[TASK MATERIAL]
----
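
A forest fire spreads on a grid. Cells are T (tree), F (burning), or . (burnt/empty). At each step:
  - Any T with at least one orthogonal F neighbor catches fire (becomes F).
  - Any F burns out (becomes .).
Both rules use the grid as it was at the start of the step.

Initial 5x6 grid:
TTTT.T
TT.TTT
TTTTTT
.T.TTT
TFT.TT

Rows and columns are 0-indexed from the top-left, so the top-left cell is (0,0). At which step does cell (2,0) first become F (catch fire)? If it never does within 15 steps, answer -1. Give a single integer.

Step 1: cell (2,0)='T' (+3 fires, +1 burnt)
Step 2: cell (2,0)='T' (+1 fires, +3 burnt)
Step 3: cell (2,0)='F' (+3 fires, +1 burnt)
  -> target ignites at step 3
Step 4: cell (2,0)='.' (+3 fires, +3 burnt)
Step 5: cell (2,0)='.' (+5 fires, +3 burnt)
Step 6: cell (2,0)='.' (+4 fires, +5 burnt)
Step 7: cell (2,0)='.' (+3 fires, +4 burnt)
Step 8: cell (2,0)='.' (+2 fires, +3 burnt)
Step 9: cell (2,0)='.' (+0 fires, +2 burnt)
  fire out at step 9

3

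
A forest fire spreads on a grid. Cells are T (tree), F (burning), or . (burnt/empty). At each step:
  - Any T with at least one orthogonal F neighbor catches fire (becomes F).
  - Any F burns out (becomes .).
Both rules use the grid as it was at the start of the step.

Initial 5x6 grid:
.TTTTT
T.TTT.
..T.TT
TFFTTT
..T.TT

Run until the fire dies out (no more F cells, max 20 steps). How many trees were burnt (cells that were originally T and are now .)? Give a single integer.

Answer: 18

Derivation:
Step 1: +4 fires, +2 burnt (F count now 4)
Step 2: +2 fires, +4 burnt (F count now 2)
Step 3: +5 fires, +2 burnt (F count now 5)
Step 4: +5 fires, +5 burnt (F count now 5)
Step 5: +1 fires, +5 burnt (F count now 1)
Step 6: +1 fires, +1 burnt (F count now 1)
Step 7: +0 fires, +1 burnt (F count now 0)
Fire out after step 7
Initially T: 19, now '.': 29
Total burnt (originally-T cells now '.'): 18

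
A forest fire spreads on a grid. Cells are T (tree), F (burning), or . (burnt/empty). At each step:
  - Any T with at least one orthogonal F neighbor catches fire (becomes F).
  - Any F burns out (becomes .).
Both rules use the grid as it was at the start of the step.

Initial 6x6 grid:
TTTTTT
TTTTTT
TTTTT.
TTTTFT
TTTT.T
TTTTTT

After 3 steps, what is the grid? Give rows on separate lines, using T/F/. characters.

Step 1: 3 trees catch fire, 1 burn out
  TTTTTT
  TTTTTT
  TTTTF.
  TTTF.F
  TTTT.T
  TTTTTT
Step 2: 5 trees catch fire, 3 burn out
  TTTTTT
  TTTTFT
  TTTF..
  TTF...
  TTTF.F
  TTTTTT
Step 3: 8 trees catch fire, 5 burn out
  TTTTFT
  TTTF.F
  TTF...
  TF....
  TTF...
  TTTFTF

TTTTFT
TTTF.F
TTF...
TF....
TTF...
TTTFTF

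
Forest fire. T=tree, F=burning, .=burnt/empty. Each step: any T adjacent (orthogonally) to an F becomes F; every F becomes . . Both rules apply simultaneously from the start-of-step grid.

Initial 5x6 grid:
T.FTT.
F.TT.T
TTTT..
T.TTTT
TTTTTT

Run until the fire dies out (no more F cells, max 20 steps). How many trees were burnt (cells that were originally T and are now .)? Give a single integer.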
----
[EXERCISE DESCRIPTION]
Take the entries above and repeat them. Alter nothing.

[REPLY TO THE TASK]
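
A forest fire spreads on a grid. Cells are T (tree), F (burning), or . (burnt/empty). At each step:
  - Any T with at least one orthogonal F neighbor catches fire (becomes F).
  - Any F burns out (becomes .).
Both rules use the grid as it was at the start of the step.

Initial 5x6 grid:
TTTT.T
TT.TTT
TTTTTT
.T.TTT
TFT.TT

Rows and columns are 0-indexed from the top-left, so the top-left cell is (0,0). At which step does cell (2,0) first become F (catch fire)? If it never does within 15 steps, answer -1. Give a single integer.

Step 1: cell (2,0)='T' (+3 fires, +1 burnt)
Step 2: cell (2,0)='T' (+1 fires, +3 burnt)
Step 3: cell (2,0)='F' (+3 fires, +1 burnt)
  -> target ignites at step 3
Step 4: cell (2,0)='.' (+3 fires, +3 burnt)
Step 5: cell (2,0)='.' (+5 fires, +3 burnt)
Step 6: cell (2,0)='.' (+4 fires, +5 burnt)
Step 7: cell (2,0)='.' (+3 fires, +4 burnt)
Step 8: cell (2,0)='.' (+2 fires, +3 burnt)
Step 9: cell (2,0)='.' (+0 fires, +2 burnt)
  fire out at step 9

3

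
A forest fire spreads on a grid. Cells are T (tree), F (burning), or . (burnt/empty). At each step:
  - Any T with at least one orthogonal F neighbor catches fire (becomes F).
  - Any F burns out (becomes .).
Both rules use the grid as it was at the start of the step.

Initial 5x6 grid:
.TTTTT
T.TTT.
..T.TT
TFFTTT
..T.TT

Run until the fire dies out (no more F cells, max 20 steps). How many trees were burnt (cells that were originally T and are now .)? Give a single integer.

Answer: 18

Derivation:
Step 1: +4 fires, +2 burnt (F count now 4)
Step 2: +2 fires, +4 burnt (F count now 2)
Step 3: +5 fires, +2 burnt (F count now 5)
Step 4: +5 fires, +5 burnt (F count now 5)
Step 5: +1 fires, +5 burnt (F count now 1)
Step 6: +1 fires, +1 burnt (F count now 1)
Step 7: +0 fires, +1 burnt (F count now 0)
Fire out after step 7
Initially T: 19, now '.': 29
Total burnt (originally-T cells now '.'): 18

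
A forest fire spreads on a grid. Cells are T (tree), F (burning), or . (burnt/empty). At each step:
  - Any T with at least one orthogonal F neighbor catches fire (becomes F).
  - Any F burns out (becomes .).
Both rules use the grid as it was at the start of the step.

Initial 6x6 grid:
TTTTTT
TTTTTT
TTTTT.
TTTTFT
TTTT.T
TTTTTT

After 3 steps, what is the grid? Give rows on separate lines, using T/F/. characters.

Step 1: 3 trees catch fire, 1 burn out
  TTTTTT
  TTTTTT
  TTTTF.
  TTTF.F
  TTTT.T
  TTTTTT
Step 2: 5 trees catch fire, 3 burn out
  TTTTTT
  TTTTFT
  TTTF..
  TTF...
  TTTF.F
  TTTTTT
Step 3: 8 trees catch fire, 5 burn out
  TTTTFT
  TTTF.F
  TTF...
  TF....
  TTF...
  TTTFTF

TTTTFT
TTTF.F
TTF...
TF....
TTF...
TTTFTF

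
Forest fire. T=tree, F=burning, .=burnt/empty. Each step: any T adjacent (orthogonally) to an F becomes F; every F becomes . . Both rules apply simultaneously from the start-of-step grid.

Initial 5x6 grid:
T.FTT.
F.TT.T
TTTT..
T.TTTT
TTTTTT

Run until the fire dies out (no more F cells, max 20 steps). How many trees were burnt (cells that were originally T and are now .)? Give a single integer.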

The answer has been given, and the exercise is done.